● **Records supplied**:
___
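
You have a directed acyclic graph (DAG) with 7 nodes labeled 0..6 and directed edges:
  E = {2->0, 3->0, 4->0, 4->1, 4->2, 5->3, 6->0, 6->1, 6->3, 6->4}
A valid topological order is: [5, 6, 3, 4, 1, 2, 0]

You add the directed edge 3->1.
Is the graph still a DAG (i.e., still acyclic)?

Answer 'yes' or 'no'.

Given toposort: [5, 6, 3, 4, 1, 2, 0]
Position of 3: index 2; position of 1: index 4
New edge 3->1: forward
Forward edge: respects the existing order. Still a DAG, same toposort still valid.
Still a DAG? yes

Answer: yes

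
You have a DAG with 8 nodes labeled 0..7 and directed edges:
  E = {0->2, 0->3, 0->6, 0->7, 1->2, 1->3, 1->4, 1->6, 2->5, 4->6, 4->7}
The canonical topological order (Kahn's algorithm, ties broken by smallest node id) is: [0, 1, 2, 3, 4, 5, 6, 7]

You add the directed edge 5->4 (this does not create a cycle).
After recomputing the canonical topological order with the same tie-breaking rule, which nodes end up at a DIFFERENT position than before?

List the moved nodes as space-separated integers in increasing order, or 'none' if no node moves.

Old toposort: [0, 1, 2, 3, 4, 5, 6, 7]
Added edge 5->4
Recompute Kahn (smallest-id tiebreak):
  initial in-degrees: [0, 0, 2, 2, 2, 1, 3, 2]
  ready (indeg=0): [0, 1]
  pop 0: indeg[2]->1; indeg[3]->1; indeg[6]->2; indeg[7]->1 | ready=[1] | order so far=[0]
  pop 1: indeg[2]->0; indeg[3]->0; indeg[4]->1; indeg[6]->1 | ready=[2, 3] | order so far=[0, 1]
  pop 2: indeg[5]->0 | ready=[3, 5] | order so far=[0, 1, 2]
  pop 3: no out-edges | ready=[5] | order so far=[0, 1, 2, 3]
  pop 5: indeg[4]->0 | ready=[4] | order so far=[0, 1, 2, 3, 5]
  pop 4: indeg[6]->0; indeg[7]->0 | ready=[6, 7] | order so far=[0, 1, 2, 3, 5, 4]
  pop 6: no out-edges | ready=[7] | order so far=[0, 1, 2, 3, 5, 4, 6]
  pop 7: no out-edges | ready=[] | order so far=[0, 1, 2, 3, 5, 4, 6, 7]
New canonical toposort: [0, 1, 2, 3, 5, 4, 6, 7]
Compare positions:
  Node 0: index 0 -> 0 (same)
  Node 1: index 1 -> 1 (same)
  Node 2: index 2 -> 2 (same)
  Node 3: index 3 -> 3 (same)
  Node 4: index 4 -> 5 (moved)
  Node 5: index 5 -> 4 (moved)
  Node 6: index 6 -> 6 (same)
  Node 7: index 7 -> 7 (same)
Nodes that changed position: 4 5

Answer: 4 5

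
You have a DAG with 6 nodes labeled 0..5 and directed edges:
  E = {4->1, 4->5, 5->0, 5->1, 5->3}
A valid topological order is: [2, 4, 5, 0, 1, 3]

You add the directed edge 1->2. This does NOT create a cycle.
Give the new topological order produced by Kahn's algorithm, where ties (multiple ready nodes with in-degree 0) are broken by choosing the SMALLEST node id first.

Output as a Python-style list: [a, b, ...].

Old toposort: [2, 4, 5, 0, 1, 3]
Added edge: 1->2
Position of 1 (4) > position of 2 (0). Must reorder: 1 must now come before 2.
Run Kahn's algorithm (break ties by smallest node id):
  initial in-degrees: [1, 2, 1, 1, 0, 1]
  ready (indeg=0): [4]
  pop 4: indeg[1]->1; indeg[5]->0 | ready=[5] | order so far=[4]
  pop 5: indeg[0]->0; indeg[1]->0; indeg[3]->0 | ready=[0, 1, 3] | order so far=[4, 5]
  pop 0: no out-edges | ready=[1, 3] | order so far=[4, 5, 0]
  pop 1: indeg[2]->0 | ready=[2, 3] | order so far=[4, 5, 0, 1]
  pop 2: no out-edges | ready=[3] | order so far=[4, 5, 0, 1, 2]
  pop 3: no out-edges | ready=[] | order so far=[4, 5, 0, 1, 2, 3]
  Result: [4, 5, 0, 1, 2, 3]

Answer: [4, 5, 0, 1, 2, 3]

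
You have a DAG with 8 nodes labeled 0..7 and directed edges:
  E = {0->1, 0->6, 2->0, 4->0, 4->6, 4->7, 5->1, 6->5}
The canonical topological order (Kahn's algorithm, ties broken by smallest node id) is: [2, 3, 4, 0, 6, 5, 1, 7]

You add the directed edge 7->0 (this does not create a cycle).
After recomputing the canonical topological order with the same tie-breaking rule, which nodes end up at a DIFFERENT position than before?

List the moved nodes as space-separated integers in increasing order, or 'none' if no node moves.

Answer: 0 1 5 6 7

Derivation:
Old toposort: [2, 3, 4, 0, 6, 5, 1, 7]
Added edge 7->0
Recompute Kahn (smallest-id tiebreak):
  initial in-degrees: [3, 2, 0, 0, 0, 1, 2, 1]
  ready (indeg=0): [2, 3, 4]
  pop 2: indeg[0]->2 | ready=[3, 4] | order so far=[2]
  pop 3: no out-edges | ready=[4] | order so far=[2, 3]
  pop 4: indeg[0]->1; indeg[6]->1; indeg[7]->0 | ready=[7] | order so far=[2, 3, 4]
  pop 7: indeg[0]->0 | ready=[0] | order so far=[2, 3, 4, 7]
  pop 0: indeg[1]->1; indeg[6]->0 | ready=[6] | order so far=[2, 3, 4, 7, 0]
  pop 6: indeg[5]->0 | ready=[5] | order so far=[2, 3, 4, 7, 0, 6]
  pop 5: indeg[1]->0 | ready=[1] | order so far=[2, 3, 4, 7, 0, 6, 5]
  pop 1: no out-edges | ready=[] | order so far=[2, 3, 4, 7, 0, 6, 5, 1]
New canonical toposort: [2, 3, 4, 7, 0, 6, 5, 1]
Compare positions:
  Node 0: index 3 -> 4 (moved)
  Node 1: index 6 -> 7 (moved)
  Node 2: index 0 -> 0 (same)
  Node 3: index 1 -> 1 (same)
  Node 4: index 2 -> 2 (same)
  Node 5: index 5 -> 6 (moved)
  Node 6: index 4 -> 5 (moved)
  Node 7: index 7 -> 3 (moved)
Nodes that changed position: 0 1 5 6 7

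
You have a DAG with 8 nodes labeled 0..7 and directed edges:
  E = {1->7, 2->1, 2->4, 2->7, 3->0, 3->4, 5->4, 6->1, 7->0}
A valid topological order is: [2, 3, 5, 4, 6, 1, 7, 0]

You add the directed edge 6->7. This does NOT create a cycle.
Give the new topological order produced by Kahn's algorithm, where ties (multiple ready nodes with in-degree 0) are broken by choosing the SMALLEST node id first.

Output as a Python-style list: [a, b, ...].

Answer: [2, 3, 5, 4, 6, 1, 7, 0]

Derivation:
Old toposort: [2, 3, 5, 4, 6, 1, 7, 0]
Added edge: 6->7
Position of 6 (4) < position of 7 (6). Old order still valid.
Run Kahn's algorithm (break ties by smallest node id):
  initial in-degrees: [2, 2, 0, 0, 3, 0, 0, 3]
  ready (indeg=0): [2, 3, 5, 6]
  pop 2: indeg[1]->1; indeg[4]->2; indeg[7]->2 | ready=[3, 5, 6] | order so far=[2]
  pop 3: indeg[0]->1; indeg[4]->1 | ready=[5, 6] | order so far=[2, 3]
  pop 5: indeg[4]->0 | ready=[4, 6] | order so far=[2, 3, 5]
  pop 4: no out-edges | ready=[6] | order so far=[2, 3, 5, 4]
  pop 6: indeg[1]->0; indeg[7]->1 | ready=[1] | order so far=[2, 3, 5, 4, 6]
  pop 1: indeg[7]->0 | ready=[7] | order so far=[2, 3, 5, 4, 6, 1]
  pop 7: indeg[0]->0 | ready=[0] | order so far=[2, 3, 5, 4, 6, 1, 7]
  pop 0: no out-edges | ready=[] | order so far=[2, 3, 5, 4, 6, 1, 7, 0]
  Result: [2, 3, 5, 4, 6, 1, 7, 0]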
___
● **Work to complete**: Scan the material above for the string "graph" and report each line where you find it.

● **Answer for this exercise**:
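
You have a directed acyclic graph (DAG) with 7 nodes labeled 0..6 and directed edges:
Is the graph still a DAG (i.e., still acyclic)?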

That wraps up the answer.